- The data -
_ _ _ _ _

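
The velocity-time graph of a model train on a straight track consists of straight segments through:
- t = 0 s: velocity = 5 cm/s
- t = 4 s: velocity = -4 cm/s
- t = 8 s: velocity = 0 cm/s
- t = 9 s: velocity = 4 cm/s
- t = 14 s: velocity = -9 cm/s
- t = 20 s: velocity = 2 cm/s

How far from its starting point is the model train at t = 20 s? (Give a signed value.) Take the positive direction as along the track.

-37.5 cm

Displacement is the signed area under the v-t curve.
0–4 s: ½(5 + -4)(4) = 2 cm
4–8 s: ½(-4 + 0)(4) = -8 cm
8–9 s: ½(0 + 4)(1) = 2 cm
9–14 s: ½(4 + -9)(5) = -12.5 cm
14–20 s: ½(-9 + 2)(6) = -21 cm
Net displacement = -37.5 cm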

_ _ _ _ _

- Instructions to follow -
Leave out every line before the one containing "How far from". Transcribe that line and all lines after it through the end of the data above, exactly.

- Solution to this problem -
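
How far from its starting point is the model train at t = 20 s? (Give a signed value.) Take the positive direction as along the track.

-37.5 cm

Displacement is the signed area under the v-t curve.
0–4 s: ½(5 + -4)(4) = 2 cm
4–8 s: ½(-4 + 0)(4) = -8 cm
8–9 s: ½(0 + 4)(1) = 2 cm
9–14 s: ½(4 + -9)(5) = -12.5 cm
14–20 s: ½(-9 + 2)(6) = -21 cm
Net displacement = -37.5 cm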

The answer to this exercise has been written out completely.